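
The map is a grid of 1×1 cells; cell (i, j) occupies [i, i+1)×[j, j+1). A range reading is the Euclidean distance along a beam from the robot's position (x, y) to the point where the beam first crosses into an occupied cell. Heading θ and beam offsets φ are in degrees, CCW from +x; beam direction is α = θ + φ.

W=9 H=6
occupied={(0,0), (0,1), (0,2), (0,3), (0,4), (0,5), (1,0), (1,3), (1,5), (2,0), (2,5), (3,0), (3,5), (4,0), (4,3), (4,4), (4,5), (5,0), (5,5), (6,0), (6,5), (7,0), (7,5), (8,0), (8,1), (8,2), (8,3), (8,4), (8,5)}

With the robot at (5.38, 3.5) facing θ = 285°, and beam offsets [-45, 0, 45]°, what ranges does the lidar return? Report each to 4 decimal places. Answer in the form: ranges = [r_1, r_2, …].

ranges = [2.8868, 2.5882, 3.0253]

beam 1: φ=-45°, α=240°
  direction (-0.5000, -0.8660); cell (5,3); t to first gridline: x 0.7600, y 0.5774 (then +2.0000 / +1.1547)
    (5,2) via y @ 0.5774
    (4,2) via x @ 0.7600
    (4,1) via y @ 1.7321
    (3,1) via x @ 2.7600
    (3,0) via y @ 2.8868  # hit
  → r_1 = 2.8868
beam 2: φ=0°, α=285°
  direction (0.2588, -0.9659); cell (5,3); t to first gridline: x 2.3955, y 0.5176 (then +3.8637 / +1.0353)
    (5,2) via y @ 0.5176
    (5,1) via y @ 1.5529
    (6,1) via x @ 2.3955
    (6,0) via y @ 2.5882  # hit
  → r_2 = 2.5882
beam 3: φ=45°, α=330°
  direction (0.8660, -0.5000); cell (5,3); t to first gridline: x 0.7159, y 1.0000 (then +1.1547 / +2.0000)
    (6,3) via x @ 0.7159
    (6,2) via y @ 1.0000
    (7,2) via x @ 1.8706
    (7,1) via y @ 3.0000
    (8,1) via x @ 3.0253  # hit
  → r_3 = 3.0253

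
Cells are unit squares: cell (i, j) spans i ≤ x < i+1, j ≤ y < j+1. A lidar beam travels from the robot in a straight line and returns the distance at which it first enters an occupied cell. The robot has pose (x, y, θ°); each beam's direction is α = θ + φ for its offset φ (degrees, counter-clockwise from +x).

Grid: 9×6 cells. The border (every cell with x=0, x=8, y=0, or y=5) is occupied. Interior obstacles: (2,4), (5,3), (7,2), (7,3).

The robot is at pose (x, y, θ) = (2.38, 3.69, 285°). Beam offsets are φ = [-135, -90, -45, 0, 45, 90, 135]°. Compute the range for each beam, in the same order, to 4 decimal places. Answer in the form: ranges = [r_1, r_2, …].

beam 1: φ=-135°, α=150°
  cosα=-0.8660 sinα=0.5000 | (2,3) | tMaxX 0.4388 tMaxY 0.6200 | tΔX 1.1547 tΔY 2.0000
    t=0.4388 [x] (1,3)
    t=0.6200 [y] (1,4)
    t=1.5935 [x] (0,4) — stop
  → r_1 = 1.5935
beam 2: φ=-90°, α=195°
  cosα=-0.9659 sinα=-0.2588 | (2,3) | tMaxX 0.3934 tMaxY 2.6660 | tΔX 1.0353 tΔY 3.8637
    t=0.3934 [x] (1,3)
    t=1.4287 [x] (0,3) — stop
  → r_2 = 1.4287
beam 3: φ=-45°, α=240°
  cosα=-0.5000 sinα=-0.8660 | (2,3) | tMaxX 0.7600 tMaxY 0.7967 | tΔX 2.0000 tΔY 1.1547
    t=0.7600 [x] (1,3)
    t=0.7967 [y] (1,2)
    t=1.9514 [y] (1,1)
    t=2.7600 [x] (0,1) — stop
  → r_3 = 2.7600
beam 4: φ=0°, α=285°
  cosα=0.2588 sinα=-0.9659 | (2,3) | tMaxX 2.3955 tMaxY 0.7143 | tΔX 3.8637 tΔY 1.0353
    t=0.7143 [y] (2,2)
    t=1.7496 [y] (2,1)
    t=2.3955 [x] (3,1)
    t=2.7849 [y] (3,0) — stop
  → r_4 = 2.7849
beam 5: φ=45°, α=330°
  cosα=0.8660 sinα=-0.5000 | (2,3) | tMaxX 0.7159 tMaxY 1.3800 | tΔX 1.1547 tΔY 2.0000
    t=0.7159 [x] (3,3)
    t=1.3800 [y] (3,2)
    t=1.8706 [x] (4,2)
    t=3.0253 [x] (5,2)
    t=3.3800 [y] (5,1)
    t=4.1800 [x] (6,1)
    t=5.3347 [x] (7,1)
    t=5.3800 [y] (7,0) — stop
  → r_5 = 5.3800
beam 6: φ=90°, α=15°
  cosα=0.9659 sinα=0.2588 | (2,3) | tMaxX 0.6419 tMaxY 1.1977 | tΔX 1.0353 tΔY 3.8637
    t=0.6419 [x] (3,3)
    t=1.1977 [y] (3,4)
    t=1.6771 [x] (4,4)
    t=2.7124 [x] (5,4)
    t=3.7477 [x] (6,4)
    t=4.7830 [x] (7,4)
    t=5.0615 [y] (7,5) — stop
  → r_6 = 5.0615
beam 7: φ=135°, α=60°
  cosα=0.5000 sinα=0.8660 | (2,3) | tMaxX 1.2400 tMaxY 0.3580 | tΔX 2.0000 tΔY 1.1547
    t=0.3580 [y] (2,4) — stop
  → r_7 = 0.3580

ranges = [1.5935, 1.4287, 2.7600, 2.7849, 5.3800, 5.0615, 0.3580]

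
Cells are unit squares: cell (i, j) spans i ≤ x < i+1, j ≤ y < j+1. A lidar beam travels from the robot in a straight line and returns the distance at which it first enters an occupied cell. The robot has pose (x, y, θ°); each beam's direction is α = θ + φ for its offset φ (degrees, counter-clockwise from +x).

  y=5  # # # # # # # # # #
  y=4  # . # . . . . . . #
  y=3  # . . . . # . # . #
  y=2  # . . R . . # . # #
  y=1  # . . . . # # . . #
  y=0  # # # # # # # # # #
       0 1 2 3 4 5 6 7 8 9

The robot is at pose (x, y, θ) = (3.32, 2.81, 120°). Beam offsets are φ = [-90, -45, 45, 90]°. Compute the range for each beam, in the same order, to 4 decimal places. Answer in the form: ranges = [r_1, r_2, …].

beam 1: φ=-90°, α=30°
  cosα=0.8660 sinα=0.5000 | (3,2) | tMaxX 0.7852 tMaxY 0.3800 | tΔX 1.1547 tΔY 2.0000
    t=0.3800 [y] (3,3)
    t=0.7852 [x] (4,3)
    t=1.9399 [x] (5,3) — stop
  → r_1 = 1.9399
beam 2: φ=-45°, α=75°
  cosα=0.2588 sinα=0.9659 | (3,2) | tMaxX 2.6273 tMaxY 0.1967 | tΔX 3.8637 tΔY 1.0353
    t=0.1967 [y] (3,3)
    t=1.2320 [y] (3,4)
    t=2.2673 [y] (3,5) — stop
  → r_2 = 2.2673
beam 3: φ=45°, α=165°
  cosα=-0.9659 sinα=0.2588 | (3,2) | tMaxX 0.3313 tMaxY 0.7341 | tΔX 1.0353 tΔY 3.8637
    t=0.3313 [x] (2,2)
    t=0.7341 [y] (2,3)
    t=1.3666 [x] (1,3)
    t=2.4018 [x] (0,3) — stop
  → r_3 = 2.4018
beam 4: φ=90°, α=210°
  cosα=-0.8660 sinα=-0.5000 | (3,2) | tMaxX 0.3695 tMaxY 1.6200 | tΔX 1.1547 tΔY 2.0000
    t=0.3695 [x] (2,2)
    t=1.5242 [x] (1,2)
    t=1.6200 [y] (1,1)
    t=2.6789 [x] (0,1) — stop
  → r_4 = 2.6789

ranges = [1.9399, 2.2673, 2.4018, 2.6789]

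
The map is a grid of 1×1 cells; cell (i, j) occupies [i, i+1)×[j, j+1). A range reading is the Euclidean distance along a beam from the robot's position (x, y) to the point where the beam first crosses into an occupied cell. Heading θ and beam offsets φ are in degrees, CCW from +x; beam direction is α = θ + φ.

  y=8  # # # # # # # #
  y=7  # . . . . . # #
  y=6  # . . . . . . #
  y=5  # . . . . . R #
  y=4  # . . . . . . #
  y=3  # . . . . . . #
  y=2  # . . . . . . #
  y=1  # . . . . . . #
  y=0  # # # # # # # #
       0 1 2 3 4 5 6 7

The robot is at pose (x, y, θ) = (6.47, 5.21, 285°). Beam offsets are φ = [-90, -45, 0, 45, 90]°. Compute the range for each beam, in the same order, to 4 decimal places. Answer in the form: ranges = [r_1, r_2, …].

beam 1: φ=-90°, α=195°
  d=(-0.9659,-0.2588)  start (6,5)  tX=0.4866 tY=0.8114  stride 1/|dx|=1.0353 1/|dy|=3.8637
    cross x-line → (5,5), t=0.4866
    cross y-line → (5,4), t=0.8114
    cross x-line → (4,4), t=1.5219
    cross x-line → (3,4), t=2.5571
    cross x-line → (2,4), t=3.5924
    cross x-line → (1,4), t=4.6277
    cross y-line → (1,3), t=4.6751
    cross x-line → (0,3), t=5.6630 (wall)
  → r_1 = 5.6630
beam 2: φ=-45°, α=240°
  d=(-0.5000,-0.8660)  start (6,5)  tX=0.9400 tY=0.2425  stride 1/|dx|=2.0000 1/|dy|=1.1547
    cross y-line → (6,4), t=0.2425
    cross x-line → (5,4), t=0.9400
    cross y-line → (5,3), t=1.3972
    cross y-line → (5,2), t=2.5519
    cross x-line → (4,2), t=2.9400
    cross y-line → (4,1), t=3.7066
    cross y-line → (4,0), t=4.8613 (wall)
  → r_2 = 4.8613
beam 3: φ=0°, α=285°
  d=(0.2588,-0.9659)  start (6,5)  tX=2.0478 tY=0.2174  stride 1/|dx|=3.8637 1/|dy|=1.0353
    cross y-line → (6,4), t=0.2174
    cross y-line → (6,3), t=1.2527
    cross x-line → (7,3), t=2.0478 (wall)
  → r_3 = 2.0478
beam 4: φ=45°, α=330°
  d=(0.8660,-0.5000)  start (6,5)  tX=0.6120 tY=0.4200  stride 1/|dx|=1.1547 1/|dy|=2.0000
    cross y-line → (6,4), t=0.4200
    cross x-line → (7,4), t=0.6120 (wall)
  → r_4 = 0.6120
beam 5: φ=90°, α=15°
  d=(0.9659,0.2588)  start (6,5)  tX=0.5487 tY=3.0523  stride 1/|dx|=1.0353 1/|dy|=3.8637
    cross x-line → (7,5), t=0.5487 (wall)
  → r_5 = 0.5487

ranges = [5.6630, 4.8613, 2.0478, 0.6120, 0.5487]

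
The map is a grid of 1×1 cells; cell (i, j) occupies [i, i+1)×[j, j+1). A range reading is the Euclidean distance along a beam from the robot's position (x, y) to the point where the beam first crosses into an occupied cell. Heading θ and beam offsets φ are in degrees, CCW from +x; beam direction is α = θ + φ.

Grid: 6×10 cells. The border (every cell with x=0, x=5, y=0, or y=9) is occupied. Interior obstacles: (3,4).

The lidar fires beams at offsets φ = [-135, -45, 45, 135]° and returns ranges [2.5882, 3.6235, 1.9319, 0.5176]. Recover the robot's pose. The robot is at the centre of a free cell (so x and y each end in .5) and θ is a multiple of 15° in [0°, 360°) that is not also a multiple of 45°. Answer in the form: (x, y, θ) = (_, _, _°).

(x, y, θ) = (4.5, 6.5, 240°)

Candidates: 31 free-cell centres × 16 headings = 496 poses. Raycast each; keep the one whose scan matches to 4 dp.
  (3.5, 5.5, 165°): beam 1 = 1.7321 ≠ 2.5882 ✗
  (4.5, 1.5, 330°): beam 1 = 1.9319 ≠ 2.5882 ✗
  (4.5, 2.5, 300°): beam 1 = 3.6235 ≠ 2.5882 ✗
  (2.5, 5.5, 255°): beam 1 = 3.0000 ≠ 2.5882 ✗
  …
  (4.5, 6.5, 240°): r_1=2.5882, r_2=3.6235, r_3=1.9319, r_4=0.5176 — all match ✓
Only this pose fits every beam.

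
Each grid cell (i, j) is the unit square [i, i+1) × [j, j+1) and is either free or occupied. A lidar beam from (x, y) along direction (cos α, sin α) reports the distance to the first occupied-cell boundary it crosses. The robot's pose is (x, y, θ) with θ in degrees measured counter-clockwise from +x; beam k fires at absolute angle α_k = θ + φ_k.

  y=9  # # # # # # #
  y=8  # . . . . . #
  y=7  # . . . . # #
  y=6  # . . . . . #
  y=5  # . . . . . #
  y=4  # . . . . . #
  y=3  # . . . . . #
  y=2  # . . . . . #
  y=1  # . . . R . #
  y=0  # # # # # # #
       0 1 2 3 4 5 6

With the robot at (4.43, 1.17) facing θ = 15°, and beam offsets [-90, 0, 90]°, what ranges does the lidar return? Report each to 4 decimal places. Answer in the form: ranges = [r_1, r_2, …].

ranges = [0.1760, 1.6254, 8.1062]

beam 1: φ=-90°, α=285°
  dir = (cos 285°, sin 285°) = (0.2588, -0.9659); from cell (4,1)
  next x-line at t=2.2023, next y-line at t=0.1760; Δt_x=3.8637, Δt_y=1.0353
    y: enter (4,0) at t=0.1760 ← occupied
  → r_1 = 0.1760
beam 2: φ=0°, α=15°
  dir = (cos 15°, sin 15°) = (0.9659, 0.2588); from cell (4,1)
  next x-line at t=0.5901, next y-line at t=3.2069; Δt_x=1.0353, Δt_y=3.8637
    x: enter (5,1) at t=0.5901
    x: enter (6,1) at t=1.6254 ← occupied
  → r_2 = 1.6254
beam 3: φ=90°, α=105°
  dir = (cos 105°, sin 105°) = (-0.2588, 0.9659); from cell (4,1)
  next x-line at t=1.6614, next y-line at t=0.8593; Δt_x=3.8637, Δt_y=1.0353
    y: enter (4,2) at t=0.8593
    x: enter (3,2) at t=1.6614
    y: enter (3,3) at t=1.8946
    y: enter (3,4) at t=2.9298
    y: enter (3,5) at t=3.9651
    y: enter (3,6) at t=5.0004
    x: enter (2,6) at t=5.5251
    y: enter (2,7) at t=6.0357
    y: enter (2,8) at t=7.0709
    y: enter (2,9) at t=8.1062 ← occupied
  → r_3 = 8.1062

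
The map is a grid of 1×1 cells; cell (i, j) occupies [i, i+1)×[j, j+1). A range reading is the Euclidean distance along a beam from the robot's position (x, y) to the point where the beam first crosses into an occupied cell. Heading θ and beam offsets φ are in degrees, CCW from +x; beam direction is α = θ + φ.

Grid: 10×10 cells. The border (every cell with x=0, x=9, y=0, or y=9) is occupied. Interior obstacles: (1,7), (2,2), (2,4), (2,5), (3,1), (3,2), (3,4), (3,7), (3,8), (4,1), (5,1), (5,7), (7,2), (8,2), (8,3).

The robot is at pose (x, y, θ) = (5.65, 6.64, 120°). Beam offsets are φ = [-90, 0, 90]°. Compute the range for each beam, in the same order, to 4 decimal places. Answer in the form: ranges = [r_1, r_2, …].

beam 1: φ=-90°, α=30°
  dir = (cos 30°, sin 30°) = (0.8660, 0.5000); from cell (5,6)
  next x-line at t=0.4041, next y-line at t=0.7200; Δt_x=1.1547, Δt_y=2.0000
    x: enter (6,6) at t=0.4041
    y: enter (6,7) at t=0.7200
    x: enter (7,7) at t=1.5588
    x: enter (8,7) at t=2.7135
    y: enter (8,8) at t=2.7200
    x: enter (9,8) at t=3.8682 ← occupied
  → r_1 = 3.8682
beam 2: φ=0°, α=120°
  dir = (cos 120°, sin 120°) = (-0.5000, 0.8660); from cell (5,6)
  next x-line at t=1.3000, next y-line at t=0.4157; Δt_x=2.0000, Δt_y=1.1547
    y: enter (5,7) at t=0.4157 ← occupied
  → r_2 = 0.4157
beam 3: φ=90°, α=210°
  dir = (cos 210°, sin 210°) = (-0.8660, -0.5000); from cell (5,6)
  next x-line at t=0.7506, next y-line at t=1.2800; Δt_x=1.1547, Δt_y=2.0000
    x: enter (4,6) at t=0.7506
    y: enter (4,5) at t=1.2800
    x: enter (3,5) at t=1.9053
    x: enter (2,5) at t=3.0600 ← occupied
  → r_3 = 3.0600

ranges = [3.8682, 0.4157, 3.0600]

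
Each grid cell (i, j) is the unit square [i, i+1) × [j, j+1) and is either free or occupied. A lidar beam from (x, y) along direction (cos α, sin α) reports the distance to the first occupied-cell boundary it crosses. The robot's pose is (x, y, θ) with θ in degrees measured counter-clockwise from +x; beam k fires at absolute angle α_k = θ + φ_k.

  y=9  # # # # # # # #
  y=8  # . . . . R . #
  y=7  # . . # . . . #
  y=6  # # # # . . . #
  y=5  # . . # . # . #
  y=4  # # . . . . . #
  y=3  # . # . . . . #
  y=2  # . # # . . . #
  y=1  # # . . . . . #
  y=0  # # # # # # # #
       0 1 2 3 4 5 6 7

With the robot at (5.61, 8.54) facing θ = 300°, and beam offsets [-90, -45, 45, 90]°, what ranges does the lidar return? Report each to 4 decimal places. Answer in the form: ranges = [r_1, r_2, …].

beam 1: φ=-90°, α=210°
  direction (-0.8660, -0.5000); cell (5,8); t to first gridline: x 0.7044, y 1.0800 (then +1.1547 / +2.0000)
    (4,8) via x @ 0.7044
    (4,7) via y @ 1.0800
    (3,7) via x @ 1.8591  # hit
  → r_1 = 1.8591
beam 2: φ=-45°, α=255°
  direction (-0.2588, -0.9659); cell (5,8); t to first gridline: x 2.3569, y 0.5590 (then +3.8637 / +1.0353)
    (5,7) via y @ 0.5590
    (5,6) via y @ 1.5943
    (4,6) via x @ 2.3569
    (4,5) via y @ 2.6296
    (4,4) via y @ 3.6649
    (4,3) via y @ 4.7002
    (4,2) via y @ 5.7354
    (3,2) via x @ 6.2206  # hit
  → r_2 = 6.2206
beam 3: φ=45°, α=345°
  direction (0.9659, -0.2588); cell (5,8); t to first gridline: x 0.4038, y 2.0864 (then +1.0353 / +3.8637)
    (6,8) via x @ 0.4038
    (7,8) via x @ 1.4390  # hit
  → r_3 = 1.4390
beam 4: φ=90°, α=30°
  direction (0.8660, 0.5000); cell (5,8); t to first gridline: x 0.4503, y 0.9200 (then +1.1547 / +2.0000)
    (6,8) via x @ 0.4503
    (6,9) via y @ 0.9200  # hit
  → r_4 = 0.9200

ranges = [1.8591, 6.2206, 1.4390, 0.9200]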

○ ○ ○ ○ ○

Go through the listing above and copy each line where the string "obstacles" appears.

> [Finished exercise]
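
Grid: 9×6 cells. The border (every cell with x=0, x=8, y=0, or y=5) is occupied. Interior obstacles: (2,4), (5,3), (7,2), (7,3).
Grid: 6×10 cells. The border (every cell with x=0, x=5, y=0, or y=9) is occupied. Interior obstacles: (3,4).
Grid: 10×10 cells. The border (every cell with x=0, x=9, y=0, or y=9) is occupied. Interior obstacles: (1,7), (2,2), (2,4), (2,5), (3,1), (3,2), (3,4), (3,7), (3,8), (4,1), (5,1), (5,7), (7,2), (8,2), (8,3).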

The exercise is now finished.